## ASSIGNED TASK
In the data below, locate each line with the word "follows" and list it.

RECORDS PROVIDED START

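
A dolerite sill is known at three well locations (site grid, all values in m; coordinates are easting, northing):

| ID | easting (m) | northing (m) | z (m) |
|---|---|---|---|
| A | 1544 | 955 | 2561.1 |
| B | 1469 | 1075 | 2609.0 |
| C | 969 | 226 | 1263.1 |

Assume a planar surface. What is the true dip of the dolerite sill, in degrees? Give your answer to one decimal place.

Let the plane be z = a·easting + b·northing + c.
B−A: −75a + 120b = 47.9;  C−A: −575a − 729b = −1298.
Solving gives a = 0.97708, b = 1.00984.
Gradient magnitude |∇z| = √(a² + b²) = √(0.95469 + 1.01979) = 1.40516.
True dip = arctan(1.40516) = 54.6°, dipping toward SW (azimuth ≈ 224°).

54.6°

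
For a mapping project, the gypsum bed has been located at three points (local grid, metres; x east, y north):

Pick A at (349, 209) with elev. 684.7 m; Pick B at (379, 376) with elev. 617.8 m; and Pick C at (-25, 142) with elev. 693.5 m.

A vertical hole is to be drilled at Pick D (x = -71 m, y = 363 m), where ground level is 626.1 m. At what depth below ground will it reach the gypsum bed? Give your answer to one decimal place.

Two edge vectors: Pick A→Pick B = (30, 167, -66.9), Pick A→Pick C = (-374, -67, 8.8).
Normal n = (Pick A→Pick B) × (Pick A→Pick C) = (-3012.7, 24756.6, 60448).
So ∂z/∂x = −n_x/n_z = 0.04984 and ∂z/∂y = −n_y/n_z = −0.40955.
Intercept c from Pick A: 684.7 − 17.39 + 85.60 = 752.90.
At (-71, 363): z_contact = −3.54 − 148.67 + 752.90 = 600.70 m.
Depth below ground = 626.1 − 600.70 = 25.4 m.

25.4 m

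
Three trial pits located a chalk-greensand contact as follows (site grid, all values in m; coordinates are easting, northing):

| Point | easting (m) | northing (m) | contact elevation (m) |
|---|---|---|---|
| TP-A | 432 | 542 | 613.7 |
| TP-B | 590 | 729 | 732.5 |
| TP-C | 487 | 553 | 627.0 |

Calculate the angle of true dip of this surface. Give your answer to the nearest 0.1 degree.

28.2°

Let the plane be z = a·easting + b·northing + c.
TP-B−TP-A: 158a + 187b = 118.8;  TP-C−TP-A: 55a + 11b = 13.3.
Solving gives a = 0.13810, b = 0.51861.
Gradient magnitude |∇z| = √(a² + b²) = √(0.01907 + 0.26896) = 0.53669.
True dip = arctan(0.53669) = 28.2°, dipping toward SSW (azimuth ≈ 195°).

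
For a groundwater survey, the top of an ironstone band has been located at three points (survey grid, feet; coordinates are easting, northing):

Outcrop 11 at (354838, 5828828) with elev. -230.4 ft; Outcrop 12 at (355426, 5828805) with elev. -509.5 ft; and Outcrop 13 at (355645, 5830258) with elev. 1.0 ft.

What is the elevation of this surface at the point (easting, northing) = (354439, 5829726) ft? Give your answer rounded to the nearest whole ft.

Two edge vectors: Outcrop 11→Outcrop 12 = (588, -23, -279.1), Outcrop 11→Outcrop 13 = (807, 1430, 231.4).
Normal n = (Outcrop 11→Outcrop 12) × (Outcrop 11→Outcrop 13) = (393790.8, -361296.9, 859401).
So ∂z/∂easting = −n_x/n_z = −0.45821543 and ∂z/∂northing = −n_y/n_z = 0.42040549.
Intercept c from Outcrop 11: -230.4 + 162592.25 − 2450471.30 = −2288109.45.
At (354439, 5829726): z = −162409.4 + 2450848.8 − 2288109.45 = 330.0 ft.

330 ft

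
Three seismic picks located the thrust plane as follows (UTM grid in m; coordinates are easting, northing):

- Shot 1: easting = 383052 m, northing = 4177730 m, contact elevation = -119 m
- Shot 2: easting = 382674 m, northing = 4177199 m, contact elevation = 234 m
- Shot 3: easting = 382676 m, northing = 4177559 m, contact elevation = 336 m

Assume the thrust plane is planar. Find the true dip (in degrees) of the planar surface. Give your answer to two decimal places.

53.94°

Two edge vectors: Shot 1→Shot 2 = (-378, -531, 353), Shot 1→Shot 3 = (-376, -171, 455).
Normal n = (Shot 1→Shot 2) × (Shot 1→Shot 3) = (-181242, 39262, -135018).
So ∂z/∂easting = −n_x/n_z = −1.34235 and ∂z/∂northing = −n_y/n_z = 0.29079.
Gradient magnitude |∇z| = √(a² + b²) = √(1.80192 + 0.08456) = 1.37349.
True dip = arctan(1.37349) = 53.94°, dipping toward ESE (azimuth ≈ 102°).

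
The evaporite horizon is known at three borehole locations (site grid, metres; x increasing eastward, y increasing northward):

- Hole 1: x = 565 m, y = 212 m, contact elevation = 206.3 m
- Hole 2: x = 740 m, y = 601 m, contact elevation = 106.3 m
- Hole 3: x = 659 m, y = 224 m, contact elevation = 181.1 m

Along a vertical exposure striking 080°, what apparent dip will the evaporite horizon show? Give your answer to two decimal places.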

RECORDS PROVIDED END

## EXERCISE RESULT
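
Three trial pits located a chalk-greensand contact as follows (site grid, all values in m; coordinates are easting, northing):
Three seismic picks located the thrust plane as follows (UTM grid in m; coordinates are easting, northing):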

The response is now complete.